#### SUPPLIED MATERIAL

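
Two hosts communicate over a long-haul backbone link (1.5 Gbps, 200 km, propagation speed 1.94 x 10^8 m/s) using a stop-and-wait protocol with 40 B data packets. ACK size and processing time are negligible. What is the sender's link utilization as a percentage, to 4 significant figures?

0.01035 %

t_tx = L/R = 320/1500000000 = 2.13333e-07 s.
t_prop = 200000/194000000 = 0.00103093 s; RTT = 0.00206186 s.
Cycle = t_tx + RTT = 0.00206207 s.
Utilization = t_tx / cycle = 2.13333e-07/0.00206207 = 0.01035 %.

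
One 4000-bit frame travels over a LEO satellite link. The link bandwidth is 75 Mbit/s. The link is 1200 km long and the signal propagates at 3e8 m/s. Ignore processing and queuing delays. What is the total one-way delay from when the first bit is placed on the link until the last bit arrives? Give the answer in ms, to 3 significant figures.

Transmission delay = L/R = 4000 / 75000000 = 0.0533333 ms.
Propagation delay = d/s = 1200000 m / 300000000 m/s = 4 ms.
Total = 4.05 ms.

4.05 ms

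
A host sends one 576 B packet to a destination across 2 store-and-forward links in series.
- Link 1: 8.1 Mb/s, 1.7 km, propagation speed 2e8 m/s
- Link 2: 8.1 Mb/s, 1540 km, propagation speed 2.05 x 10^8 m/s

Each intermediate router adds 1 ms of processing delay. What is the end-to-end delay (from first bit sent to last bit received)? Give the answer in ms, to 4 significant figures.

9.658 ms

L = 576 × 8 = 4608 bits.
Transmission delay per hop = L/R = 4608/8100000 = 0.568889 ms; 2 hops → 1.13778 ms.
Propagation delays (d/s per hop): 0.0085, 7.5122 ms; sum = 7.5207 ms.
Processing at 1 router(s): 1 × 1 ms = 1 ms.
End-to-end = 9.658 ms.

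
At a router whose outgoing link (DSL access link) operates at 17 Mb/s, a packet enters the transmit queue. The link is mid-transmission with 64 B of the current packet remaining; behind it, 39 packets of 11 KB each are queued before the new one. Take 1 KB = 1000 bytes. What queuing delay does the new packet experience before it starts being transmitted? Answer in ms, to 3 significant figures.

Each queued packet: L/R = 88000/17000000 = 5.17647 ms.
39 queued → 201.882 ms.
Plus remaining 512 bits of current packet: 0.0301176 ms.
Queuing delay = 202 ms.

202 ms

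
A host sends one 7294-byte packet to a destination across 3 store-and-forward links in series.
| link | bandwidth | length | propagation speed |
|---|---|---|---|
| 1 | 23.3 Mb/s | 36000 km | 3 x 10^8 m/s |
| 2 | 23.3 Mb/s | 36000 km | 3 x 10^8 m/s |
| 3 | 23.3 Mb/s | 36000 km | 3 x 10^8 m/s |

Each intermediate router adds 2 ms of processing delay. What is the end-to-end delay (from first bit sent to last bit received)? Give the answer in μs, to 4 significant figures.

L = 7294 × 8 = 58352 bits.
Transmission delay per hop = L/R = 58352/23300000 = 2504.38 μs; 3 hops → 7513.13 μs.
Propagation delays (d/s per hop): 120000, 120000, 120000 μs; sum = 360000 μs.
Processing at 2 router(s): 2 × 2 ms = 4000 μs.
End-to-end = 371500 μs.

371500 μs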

########

Please transcribe only the lines in the records above running from the line that has "1 | 23.3 Mb/s" through the line that has "3 | 23.3 Mb/s", both included, exactly as they appear.

_RESULT FOR THIS TASK_:
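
| 1 | 23.3 Mb/s | 36000 km | 3 x 10^8 m/s |
| 2 | 23.3 Mb/s | 36000 km | 3 x 10^8 m/s |
| 3 | 23.3 Mb/s | 36000 km | 3 x 10^8 m/s |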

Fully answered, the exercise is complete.